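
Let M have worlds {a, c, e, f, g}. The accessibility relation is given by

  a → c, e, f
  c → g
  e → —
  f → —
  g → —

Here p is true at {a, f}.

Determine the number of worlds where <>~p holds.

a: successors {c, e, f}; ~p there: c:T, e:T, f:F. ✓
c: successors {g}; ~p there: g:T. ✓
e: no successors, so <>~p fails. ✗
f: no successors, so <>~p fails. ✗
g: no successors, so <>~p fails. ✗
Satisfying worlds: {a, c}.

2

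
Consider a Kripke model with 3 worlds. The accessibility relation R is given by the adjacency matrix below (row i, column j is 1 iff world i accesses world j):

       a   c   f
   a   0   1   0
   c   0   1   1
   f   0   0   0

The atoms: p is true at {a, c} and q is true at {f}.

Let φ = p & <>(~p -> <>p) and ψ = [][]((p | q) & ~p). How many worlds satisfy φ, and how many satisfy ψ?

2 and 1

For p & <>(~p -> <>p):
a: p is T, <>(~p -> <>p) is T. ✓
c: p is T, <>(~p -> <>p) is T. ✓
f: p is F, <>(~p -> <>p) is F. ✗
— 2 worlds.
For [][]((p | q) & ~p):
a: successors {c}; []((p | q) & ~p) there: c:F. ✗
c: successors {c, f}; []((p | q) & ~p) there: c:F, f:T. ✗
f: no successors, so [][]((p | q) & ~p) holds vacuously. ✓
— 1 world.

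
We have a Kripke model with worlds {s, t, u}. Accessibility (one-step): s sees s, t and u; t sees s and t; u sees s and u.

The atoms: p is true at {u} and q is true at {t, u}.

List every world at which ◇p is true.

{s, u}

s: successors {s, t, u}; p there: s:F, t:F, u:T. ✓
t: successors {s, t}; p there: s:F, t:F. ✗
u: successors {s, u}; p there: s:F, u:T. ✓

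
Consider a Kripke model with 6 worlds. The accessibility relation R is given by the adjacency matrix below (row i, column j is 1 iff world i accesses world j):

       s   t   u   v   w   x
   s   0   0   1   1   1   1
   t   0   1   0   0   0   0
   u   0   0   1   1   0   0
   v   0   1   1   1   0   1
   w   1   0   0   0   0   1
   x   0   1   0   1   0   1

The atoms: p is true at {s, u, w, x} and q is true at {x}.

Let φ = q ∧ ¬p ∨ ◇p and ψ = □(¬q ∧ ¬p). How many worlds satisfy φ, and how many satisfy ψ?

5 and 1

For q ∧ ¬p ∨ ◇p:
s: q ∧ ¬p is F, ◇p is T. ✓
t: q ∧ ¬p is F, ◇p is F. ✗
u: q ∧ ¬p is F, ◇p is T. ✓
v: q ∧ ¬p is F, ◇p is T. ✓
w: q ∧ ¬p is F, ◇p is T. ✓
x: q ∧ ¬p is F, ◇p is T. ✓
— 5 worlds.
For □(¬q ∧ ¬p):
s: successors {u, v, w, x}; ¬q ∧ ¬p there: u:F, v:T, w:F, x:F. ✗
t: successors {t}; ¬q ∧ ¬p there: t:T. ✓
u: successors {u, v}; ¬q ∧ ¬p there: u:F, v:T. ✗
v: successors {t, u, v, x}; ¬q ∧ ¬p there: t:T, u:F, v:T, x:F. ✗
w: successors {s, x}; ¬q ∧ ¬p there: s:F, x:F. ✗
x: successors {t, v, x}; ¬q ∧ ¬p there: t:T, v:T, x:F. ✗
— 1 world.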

####

A single number is the whole answer: the tally of lines above that contain "atoms".

3